▶ _YOUR OBJECTIVE_:
Take every entry below and copy it out word for word.

DATASET EXCERPTS section start

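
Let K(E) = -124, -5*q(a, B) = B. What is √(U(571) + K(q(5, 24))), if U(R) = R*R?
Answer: 3*√36213 ≈ 570.89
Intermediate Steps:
U(R) = R²
q(a, B) = -B/5
√(U(571) + K(q(5, 24))) = √(571² - 124) = √(326041 - 124) = √325917 = 3*√36213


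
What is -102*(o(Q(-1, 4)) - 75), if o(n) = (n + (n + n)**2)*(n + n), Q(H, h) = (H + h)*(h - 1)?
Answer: -603738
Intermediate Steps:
Q(H, h) = (-1 + h)*(H + h) (Q(H, h) = (H + h)*(-1 + h) = (-1 + h)*(H + h))
o(n) = 2*n*(n + 4*n**2) (o(n) = (n + (2*n)**2)*(2*n) = (n + 4*n**2)*(2*n) = 2*n*(n + 4*n**2))
-102*(o(Q(-1, 4)) - 75) = -102*((4**2 - 1*(-1) - 1*4 - 1*4)**2*(2 + 8*(4**2 - 1*(-1) - 1*4 - 1*4)) - 75) = -102*((16 + 1 - 4 - 4)**2*(2 + 8*(16 + 1 - 4 - 4)) - 75) = -102*(9**2*(2 + 8*9) - 75) = -102*(81*(2 + 72) - 75) = -102*(81*74 - 75) = -102*(5994 - 75) = -102*5919 = -603738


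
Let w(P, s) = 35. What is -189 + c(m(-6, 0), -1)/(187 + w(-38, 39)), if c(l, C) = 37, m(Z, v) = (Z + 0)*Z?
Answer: -1133/6 ≈ -188.83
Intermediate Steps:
m(Z, v) = Z**2 (m(Z, v) = Z*Z = Z**2)
-189 + c(m(-6, 0), -1)/(187 + w(-38, 39)) = -189 + 37/(187 + 35) = -189 + 37/222 = -189 + 37*(1/222) = -189 + 1/6 = -1133/6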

DATASET EXCERPTS section end

▶ _TASK RESPONSE_:
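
Let K(E) = -124, -5*q(a, B) = B. What is √(U(571) + K(q(5, 24))), if U(R) = R*R?
Answer: 3*√36213 ≈ 570.89
Intermediate Steps:
U(R) = R²
q(a, B) = -B/5
√(U(571) + K(q(5, 24))) = √(571² - 124) = √(326041 - 124) = √325917 = 3*√36213


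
What is -102*(o(Q(-1, 4)) - 75), if o(n) = (n + (n + n)**2)*(n + n), Q(H, h) = (H + h)*(h - 1)?
Answer: -603738
Intermediate Steps:
Q(H, h) = (-1 + h)*(H + h) (Q(H, h) = (H + h)*(-1 + h) = (-1 + h)*(H + h))
o(n) = 2*n*(n + 4*n**2) (o(n) = (n + (2*n)**2)*(2*n) = (n + 4*n**2)*(2*n) = 2*n*(n + 4*n**2))
-102*(o(Q(-1, 4)) - 75) = -102*((4**2 - 1*(-1) - 1*4 - 1*4)**2*(2 + 8*(4**2 - 1*(-1) - 1*4 - 1*4)) - 75) = -102*((16 + 1 - 4 - 4)**2*(2 + 8*(16 + 1 - 4 - 4)) - 75) = -102*(9**2*(2 + 8*9) - 75) = -102*(81*(2 + 72) - 75) = -102*(81*74 - 75) = -102*(5994 - 75) = -102*5919 = -603738


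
Let w(P, s) = 35. What is -189 + c(m(-6, 0), -1)/(187 + w(-38, 39)), if c(l, C) = 37, m(Z, v) = (Z + 0)*Z?
Answer: -1133/6 ≈ -188.83
Intermediate Steps:
m(Z, v) = Z**2 (m(Z, v) = Z*Z = Z**2)
-189 + c(m(-6, 0), -1)/(187 + w(-38, 39)) = -189 + 37/(187 + 35) = -189 + 37/222 = -189 + 37*(1/222) = -189 + 1/6 = -1133/6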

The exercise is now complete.